* _Task instructions_:
Bring together copies of the lines in the data below that contain the word "lateral".

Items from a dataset
···

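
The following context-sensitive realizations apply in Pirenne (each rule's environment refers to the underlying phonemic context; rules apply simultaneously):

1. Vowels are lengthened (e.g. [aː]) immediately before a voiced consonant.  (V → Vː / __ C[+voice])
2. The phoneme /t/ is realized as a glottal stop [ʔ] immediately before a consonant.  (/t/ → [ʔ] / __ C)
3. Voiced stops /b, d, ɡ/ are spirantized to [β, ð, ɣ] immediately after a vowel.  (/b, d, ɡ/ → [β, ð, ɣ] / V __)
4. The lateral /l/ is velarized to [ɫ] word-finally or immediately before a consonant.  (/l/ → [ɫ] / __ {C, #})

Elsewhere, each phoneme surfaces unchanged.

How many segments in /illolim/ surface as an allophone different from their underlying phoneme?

4

Segments that undergo a rule: /i/ → [iː] (rule 1); /l/ → [ɫ] (rule 4); /o/ → [oː] (rule 1); /i/ → [iː] (rule 1).
All other segments surface unchanged.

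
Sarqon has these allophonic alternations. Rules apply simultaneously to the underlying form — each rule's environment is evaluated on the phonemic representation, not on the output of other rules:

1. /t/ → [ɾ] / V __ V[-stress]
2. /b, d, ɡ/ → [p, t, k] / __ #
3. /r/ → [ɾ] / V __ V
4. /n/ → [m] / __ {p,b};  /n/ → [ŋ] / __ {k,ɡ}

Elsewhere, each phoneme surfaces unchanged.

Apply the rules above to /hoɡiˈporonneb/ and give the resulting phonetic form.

/h/ — not in any rule's target class → [h].
/o/ — not in any rule's target class → [o].
/ɡ/ (between /o/ and /i/): rule 2 targets it, but not word-finally → unchanged [ɡ].
/i/ (between /ɡ/ and /p/) is unaffected → [i].
/p/ — not in any rule's target class → [p].
/o/ (between /p/ and /r/): no rule targets it → [o].
/r/ — between /o/ and /o/, between two vowels — surfaces as [ɾ] (rule 3).
/o/ stays [o].
/n/ — between /o/ and /n/; rule 4 does not apply here → [n].
/n/ (between /n/ and /e/): rule 4 targets it, but not before a labial or velar stop → unchanged [n].
/e/ stays [e].
/b/ (word-final): word-finally, so rule 2 applies → [p].

[hoɡiˈpoɾonnep]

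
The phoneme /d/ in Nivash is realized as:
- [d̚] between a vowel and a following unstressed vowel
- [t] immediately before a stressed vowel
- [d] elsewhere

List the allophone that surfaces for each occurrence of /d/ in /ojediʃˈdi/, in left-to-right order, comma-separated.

Occurrence 1 (position 4): between a vowel and a following unstressed vowel → [d̚].
Occurrence 2 (position 7): immediately before a stressed vowel → [t].

[d̚], [t]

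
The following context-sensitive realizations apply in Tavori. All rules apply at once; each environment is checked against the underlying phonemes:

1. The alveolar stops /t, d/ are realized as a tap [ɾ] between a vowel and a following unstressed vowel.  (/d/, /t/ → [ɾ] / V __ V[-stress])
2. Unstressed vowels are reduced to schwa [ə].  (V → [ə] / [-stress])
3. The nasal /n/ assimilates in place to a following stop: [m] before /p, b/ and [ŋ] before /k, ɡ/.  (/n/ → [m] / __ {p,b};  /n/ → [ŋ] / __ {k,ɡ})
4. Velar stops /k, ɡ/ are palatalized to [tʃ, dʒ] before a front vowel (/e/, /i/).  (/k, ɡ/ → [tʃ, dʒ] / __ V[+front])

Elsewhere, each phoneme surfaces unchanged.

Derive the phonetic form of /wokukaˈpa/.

/w/ stays [w].
/o/ (between /w/ and /k/): in an unstressed syllable, so rule 2 applies → [ə].
/k/ (between /o/ and /u/) is in the target of rule 4 but the environment (before a front vowel) is not met → [k].
/u/ meets the environment for rule 2 (in an unstressed syllable) → [ə].
/k/ — between /u/ and /a/; rule 4 does not apply here → [k].
/a/ (between /k/ and /p/): in an unstressed syllable, so rule 2 applies → [ə].
/p/ — not in any rule's target class → [p].
/a/ — word-final; rule 2 does not apply here → [a].

[wəkəkəˈpa]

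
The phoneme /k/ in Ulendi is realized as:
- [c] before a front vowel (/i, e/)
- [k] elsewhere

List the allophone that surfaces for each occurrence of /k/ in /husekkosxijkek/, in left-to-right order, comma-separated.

Occurrence 1 (position 5): no conditioning environment matches → elsewhere allophone [k].
Occurrence 2 (position 6): no conditioning environment matches → elsewhere allophone [k].
Occurrence 3 (position 12): before a front vowel → [c].
Occurrence 4 (position 14): no conditioning environment matches → elsewhere allophone [k].

[k], [k], [c], [k]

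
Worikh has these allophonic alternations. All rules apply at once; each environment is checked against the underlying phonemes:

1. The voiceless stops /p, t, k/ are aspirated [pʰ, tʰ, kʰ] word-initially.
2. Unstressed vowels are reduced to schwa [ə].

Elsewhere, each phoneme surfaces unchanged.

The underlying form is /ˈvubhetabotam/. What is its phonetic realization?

/u/ (between /v/ and /b/) is in the target of rule 2 but the environment (in an unstressed syllable) is not met → [u].
/e/ (between /h/ and /t/) occurs in an unstressed syllable → [ə] by rule 2.
/t/ (between /e/ and /a/) fails the environment for rule 1, so it stays [t].
/a/ (between /t/ and /b/) occurs in an unstressed syllable → [ə] by rule 2.
/o/ (between /b/ and /t/): in an unstressed syllable, so rule 2 applies → [ə].
/t/ (between /o/ and /a/) fails the environment for rule 1, so it stays [t].
/a/ (between /t/ and /m/): in an unstressed syllable, so rule 2 applies → [ə].

[ˈvubhətəbətəm]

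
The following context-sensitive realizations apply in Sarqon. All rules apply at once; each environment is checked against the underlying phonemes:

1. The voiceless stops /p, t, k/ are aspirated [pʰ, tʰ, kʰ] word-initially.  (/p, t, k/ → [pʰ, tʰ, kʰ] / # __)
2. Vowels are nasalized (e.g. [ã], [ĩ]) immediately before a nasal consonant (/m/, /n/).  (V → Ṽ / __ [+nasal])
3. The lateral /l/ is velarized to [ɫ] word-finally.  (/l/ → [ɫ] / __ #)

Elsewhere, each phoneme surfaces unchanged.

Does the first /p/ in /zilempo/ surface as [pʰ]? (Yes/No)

No

/p/ (between /m/ and /o/): rule 1 targets it, but not word-initially → unchanged [p].
The actual realization is [p], not [pʰ].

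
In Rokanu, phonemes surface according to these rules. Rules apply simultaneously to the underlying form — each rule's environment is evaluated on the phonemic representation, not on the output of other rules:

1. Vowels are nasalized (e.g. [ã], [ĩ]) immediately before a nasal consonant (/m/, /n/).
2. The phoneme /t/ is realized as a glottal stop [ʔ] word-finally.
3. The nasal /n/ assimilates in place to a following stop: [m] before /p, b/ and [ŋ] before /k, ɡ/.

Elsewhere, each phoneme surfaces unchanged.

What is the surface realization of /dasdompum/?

[dasdõmpũm]

/d/ stays [d].
/a/ (between /d/ and /s/) is in the target of rule 1 but the environment (before a nasal consonant) is not met → [a].
/s/ — not in any rule's target class → [s].
/d/ stays [d].
/o/ (between /d/ and /m/) occurs before a nasal consonant → [õ] by rule 1.
/m/ — not in any rule's target class → [m].
/p/ — not in any rule's target class → [p].
/u/ (between /p/ and /m/): before a nasal consonant, so rule 1 applies → [ũ].
/m/ (word-final): no rule targets it → [m].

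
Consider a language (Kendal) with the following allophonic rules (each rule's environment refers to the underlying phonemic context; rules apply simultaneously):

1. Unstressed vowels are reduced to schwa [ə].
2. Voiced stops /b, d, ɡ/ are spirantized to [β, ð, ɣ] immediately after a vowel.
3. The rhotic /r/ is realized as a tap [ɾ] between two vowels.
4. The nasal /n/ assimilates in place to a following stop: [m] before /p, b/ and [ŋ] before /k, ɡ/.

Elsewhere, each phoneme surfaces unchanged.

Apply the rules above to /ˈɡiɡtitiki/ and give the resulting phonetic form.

[ˈɡiɣtətəkə]

/ɡ/ (word-initial) is in the target of rule 2 but the environment (immediately after a vowel) is not met → [ɡ].
/i/ — between /ɡ/ and /ɡ/; rule 1 does not apply here → [i].
/ɡ/ (between /i/ and /t/): immediately after a vowel, so rule 2 applies → [ɣ].
/t/ (between /ɡ/ and /i/) is unaffected → [t].
/i/ meets the environment for rule 1 (in an unstressed syllable) → [ə].
/t/ stays [t].
/i/ (between /t/ and /k/): in an unstressed syllable, so rule 1 applies → [ə].
/k/ — not in any rule's target class → [k].
/i/ (word-final): in an unstressed syllable, so rule 1 applies → [ə].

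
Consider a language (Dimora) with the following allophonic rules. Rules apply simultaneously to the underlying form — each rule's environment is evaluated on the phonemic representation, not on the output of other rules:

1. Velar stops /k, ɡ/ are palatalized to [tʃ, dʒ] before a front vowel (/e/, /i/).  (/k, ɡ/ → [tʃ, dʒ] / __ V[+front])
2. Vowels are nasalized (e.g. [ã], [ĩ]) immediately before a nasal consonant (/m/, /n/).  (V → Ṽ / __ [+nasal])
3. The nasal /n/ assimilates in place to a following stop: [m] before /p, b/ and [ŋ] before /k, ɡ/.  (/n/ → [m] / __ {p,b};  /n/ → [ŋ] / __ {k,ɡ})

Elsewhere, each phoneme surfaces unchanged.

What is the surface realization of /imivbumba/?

[ĩmivbũmba]

/i/ (word-initial) occurs before a nasal consonant → [ĩ] by rule 2.
/i/ (between /m/ and /v/) fails the environment for rule 2, so it stays [i].
Rule 2 applies to /u/ (between /b/ and /m/: before a nasal consonant) → [ũ].
/a/ (word-final): rule 2 targets it, but not before a nasal consonant → unchanged [a].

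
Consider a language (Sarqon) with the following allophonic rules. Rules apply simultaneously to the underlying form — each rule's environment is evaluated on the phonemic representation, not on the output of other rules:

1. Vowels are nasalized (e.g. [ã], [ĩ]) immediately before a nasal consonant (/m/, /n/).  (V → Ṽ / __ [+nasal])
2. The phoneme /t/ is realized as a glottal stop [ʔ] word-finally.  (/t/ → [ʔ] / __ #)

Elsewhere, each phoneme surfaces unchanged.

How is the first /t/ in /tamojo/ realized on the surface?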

···

* _Result below_:
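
4. The lateral /l/ is velarized to [ɫ] word-finally or immediately before a consonant.  (/l/ → [ɫ] / __ {C, #})
3. The lateral /l/ is velarized to [ɫ] word-finally.  (/l/ → [ɫ] / __ #)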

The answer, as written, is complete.